TASK DIRECTIONS: Below are the records; retype each one exactly.

INPUT MATERIAL:
....

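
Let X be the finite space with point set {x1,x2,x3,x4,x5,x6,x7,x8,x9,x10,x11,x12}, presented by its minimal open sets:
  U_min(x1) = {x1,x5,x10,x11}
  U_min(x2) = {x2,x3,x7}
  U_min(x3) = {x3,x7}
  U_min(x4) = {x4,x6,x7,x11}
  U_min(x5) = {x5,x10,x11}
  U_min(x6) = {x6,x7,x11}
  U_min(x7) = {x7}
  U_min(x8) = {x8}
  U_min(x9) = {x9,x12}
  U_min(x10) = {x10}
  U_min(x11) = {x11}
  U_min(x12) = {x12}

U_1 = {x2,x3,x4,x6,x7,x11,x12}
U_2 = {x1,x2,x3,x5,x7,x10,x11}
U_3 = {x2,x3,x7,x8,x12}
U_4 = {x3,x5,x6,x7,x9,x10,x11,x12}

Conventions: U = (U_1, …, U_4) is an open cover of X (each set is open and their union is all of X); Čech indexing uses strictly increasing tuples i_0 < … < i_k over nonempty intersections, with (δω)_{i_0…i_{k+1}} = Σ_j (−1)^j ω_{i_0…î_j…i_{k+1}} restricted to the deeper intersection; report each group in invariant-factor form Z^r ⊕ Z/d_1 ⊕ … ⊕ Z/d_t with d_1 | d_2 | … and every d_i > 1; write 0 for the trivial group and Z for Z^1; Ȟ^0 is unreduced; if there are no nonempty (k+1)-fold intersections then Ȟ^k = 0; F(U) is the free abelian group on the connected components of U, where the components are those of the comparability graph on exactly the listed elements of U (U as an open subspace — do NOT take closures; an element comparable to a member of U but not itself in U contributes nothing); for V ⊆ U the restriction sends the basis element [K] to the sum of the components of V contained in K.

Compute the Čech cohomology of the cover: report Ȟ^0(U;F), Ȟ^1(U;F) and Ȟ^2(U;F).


cover nerve:
  U12={x2,x3,x7,x11} U13={x2,x3,x7,x12} U14={x3,x6,x7,x11,x12} U23={x2,x3,x7} U24={x3,x5,x7,x10,x11} U34={x3,x7,x12}
  U123={x2,x3,x7} U124={x3,x7,x11} U134={x3,x7,x12} U234={x3,x7}
  U1234={x3,x7}
components per intersection:
  U1: {x2,x3,x4,x6,x7,x11} {x12}
  U2: {x1,x5,x10,x11} {x2,x3,x7}
  U3: {x2,x3,x7} {x8} {x12}
  U4: {x3,x5,x6,x7,x10,x11} {x9,x12}
  U12: {x2,x3,x7} {x11}
  U13: {x2,x3,x7} {x12}
  U14: {x3,x6,x7,x11} {x12}
  U23: {x2,x3,x7}
  U24: {x3,x7} {x5,x10,x11}
  U34: {x3,x7} {x12}
  U123: {x2,x3,x7}
  U124: {x3,x7} {x11}
  U134: {x3,x7} {x12}
  U234: {x3,x7}
  U1234: {x3,x7}
C dims 9,11,6,1; δ0: rk 6, SNF 1^6; δ1: rk 5, SNF 1^5; δ2: rk 1, SNF 1^1
Ȟ^0: (9−6)−0=3 ⇒ Z^3
Ȟ^1: (11−5)−6=0 ⇒ 0
Ȟ^2: (6−1)−5=0 ⇒ 0

Ȟ^0(U;F) ≅ Z^3, Ȟ^1(U;F) ≅ 0 and Ȟ^2(U;F) ≅ 0


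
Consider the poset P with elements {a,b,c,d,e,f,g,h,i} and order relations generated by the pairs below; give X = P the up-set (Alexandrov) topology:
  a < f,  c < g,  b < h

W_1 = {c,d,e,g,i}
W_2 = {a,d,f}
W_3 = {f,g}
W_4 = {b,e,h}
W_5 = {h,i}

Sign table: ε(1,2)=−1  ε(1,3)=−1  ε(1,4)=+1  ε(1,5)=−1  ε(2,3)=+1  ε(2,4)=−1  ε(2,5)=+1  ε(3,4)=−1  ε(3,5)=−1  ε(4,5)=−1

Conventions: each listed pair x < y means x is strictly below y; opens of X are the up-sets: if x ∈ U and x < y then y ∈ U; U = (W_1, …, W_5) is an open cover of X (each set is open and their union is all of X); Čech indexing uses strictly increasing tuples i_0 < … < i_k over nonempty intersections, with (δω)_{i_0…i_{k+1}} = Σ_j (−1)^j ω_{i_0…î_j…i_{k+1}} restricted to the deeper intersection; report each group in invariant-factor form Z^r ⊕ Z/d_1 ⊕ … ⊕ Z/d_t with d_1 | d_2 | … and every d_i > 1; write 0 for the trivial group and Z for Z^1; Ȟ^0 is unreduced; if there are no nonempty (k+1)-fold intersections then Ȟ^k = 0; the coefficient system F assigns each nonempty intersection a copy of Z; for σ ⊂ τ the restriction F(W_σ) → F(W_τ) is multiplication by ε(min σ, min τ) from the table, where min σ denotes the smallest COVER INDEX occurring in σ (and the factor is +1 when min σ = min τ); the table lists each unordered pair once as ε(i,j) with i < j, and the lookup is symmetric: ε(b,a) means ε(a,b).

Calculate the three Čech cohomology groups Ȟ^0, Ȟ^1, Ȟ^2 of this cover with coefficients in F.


Ȟ^0 = Z, Ȟ^1 = Z^2 and Ȟ^2 = 0

nerve of the cover:
  W12={d} W13={g} W14={e} W15={i} W23={f} W45={h}
C dims 5,6; δ0: rk 4, SNF 1^4
Ȟ^0 = (5 − 4) − 0 = 1, so Ȟ^0 ≅ Z
Ȟ^1 = (6 − 0) − 4 = 2, so Ȟ^1 ≅ Z^2
Ȟ^2 = (0 − 0) − 0 = 0, so Ȟ^2 ≅ 0


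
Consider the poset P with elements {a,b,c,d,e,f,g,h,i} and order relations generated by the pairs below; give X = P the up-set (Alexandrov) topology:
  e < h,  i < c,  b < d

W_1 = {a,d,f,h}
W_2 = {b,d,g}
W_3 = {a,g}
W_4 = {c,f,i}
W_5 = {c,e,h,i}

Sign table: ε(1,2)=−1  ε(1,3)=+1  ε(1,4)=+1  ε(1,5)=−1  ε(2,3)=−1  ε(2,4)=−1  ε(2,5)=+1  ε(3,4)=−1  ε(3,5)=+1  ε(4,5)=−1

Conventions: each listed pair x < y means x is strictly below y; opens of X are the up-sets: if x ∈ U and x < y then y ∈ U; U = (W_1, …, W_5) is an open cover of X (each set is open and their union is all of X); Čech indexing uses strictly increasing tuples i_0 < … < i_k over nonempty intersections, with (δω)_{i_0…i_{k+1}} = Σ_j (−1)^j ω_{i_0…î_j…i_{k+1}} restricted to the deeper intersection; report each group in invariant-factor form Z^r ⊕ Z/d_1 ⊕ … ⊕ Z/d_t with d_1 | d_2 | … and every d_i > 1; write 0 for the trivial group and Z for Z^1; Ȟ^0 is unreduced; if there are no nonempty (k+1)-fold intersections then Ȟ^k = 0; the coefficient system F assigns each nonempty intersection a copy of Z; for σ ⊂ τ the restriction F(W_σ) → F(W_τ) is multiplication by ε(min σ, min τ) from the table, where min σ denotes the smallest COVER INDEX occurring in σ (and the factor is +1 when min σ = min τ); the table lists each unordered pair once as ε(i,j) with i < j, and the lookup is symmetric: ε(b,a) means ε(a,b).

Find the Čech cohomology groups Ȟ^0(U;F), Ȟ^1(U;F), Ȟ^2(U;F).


Ȟ^0 ≅ Z, Ȟ^1 ≅ Z^2, Ȟ^2 ≅ 0

nonempty intersections:
  W12={d} W13={a} W14={f} W15={h} W23={g} W45={c,i}
C dims 5,6; δ0: rk 4, SNF 1^4
Ȟ^0: (5−4)−0=1 ⇒ Z
Ȟ^1: (6−0)−4=2 ⇒ Z^2
Ȟ^2: (0−0)−0=0 ⇒ 0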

....

RESULT:
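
Let X be the finite space with point set {x1,x2,x3,x4,x5,x6,x7,x8,x9,x10,x11,x12}, presented by its minimal open sets:
  U_min(x1) = {x1,x5,x10,x11}
  U_min(x2) = {x2,x3,x7}
  U_min(x3) = {x3,x7}
  U_min(x4) = {x4,x6,x7,x11}
  U_min(x5) = {x5,x10,x11}
  U_min(x6) = {x6,x7,x11}
  U_min(x7) = {x7}
  U_min(x8) = {x8}
  U_min(x9) = {x9,x12}
  U_min(x10) = {x10}
  U_min(x11) = {x11}
  U_min(x12) = {x12}

U_1 = {x2,x3,x4,x6,x7,x11,x12}
U_2 = {x1,x2,x3,x5,x7,x10,x11}
U_3 = {x2,x3,x7,x8,x12}
U_4 = {x3,x5,x6,x7,x9,x10,x11,x12}

Conventions: U = (U_1, …, U_4) is an open cover of X (each set is open and their union is all of X); Čech indexing uses strictly increasing tuples i_0 < … < i_k over nonempty intersections, with (δω)_{i_0…i_{k+1}} = Σ_j (−1)^j ω_{i_0…î_j…i_{k+1}} restricted to the deeper intersection; report each group in invariant-factor form Z^r ⊕ Z/d_1 ⊕ … ⊕ Z/d_t with d_1 | d_2 | … and every d_i > 1; write 0 for the trivial group and Z for Z^1; Ȟ^0 is unreduced; if there are no nonempty (k+1)-fold intersections then Ȟ^k = 0; F(U) is the free abelian group on the connected components of U, where the components are those of the comparability graph on exactly the listed elements of U (U as an open subspace — do NOT take closures; an element comparable to a member of U but not itself in U contributes nothing); for V ⊆ U the restriction sends the basis element [K] to the sum of the components of V contained in K.

Compute the Čech cohomology of the cover: report Ȟ^0(U;F), Ȟ^1(U;F) and Ȟ^2(U;F).


cover nerve:
  U12={x2,x3,x7,x11} U13={x2,x3,x7,x12} U14={x3,x6,x7,x11,x12} U23={x2,x3,x7} U24={x3,x5,x7,x10,x11} U34={x3,x7,x12}
  U123={x2,x3,x7} U124={x3,x7,x11} U134={x3,x7,x12} U234={x3,x7}
  U1234={x3,x7}
components per intersection:
  U1: {x2,x3,x4,x6,x7,x11} {x12}
  U2: {x1,x5,x10,x11} {x2,x3,x7}
  U3: {x2,x3,x7} {x8} {x12}
  U4: {x3,x5,x6,x7,x10,x11} {x9,x12}
  U12: {x2,x3,x7} {x11}
  U13: {x2,x3,x7} {x12}
  U14: {x3,x6,x7,x11} {x12}
  U23: {x2,x3,x7}
  U24: {x3,x7} {x5,x10,x11}
  U34: {x3,x7} {x12}
  U123: {x2,x3,x7}
  U124: {x3,x7} {x11}
  U134: {x3,x7} {x12}
  U234: {x3,x7}
  U1234: {x3,x7}
C dims 9,11,6,1; δ0: rk 6, SNF 1^6; δ1: rk 5, SNF 1^5; δ2: rk 1, SNF 1^1
Ȟ^0: (9−6)−0=3 ⇒ Z^3
Ȟ^1: (11−5)−6=0 ⇒ 0
Ȟ^2: (6−1)−5=0 ⇒ 0

Ȟ^0(U;F) ≅ Z^3, Ȟ^1(U;F) ≅ 0 and Ȟ^2(U;F) ≅ 0


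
Consider the poset P with elements {a,b,c,d,e,f,g,h,i} and order relations generated by the pairs below; give X = P the up-set (Alexandrov) topology:
  a < f,  c < g,  b < h

W_1 = {c,d,e,g,i}
W_2 = {a,d,f}
W_3 = {f,g}
W_4 = {b,e,h}
W_5 = {h,i}

Sign table: ε(1,2)=−1  ε(1,3)=−1  ε(1,4)=+1  ε(1,5)=−1  ε(2,3)=+1  ε(2,4)=−1  ε(2,5)=+1  ε(3,4)=−1  ε(3,5)=−1  ε(4,5)=−1

Conventions: each listed pair x < y means x is strictly below y; opens of X are the up-sets: if x ∈ U and x < y then y ∈ U; U = (W_1, …, W_5) is an open cover of X (each set is open and their union is all of X); Čech indexing uses strictly increasing tuples i_0 < … < i_k over nonempty intersections, with (δω)_{i_0…i_{k+1}} = Σ_j (−1)^j ω_{i_0…î_j…i_{k+1}} restricted to the deeper intersection; report each group in invariant-factor form Z^r ⊕ Z/d_1 ⊕ … ⊕ Z/d_t with d_1 | d_2 | … and every d_i > 1; write 0 for the trivial group and Z for Z^1; Ȟ^0 is unreduced; if there are no nonempty (k+1)-fold intersections then Ȟ^k = 0; the coefficient system F assigns each nonempty intersection a copy of Z; for σ ⊂ τ the restriction F(W_σ) → F(W_τ) is multiplication by ε(min σ, min τ) from the table, where min σ denotes the smallest COVER INDEX occurring in σ (and the factor is +1 when min σ = min τ); the table lists each unordered pair once as ε(i,j) with i < j, and the lookup is symmetric: ε(b,a) means ε(a,b).

Calculate the three Čech cohomology groups Ȟ^0, Ȟ^1, Ȟ^2 of this cover with coefficients in F.


Ȟ^0 = Z, Ȟ^1 = Z^2 and Ȟ^2 = 0

nerve of the cover:
  W12={d} W13={g} W14={e} W15={i} W23={f} W45={h}
C dims 5,6; δ0: rk 4, SNF 1^4
Ȟ^0 = (5 − 4) − 0 = 1, so Ȟ^0 ≅ Z
Ȟ^1 = (6 − 0) − 4 = 2, so Ȟ^1 ≅ Z^2
Ȟ^2 = (0 − 0) − 0 = 0, so Ȟ^2 ≅ 0


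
Consider the poset P with elements {a,b,c,d,e,f,g,h,i} and order relations generated by the pairs below; give X = P the up-set (Alexandrov) topology:
  e < h,  i < c,  b < d

W_1 = {a,d,f,h}
W_2 = {b,d,g}
W_3 = {a,g}
W_4 = {c,f,i}
W_5 = {c,e,h,i}

Sign table: ε(1,2)=−1  ε(1,3)=+1  ε(1,4)=+1  ε(1,5)=−1  ε(2,3)=−1  ε(2,4)=−1  ε(2,5)=+1  ε(3,4)=−1  ε(3,5)=+1  ε(4,5)=−1

Conventions: each listed pair x < y means x is strictly below y; opens of X are the up-sets: if x ∈ U and x < y then y ∈ U; U = (W_1, …, W_5) is an open cover of X (each set is open and their union is all of X); Čech indexing uses strictly increasing tuples i_0 < … < i_k over nonempty intersections, with (δω)_{i_0…i_{k+1}} = Σ_j (−1)^j ω_{i_0…î_j…i_{k+1}} restricted to the deeper intersection; report each group in invariant-factor form Z^r ⊕ Z/d_1 ⊕ … ⊕ Z/d_t with d_1 | d_2 | … and every d_i > 1; write 0 for the trivial group and Z for Z^1; Ȟ^0 is unreduced; if there are no nonempty (k+1)-fold intersections then Ȟ^k = 0; the coefficient system F assigns each nonempty intersection a copy of Z; for σ ⊂ τ the restriction F(W_σ) → F(W_τ) is multiplication by ε(min σ, min τ) from the table, where min σ denotes the smallest COVER INDEX occurring in σ (and the factor is +1 when min σ = min τ); the table lists each unordered pair once as ε(i,j) with i < j, and the lookup is symmetric: ε(b,a) means ε(a,b).

Find the Čech cohomology groups Ȟ^0(U;F), Ȟ^1(U;F), Ȟ^2(U;F).


Ȟ^0 ≅ Z, Ȟ^1 ≅ Z^2, Ȟ^2 ≅ 0

nonempty intersections:
  W12={d} W13={a} W14={f} W15={h} W23={g} W45={c,i}
C dims 5,6; δ0: rk 4, SNF 1^4
Ȟ^0: (5−4)−0=1 ⇒ Z
Ȟ^1: (6−0)−4=2 ⇒ Z^2
Ȟ^2: (0−0)−0=0 ⇒ 0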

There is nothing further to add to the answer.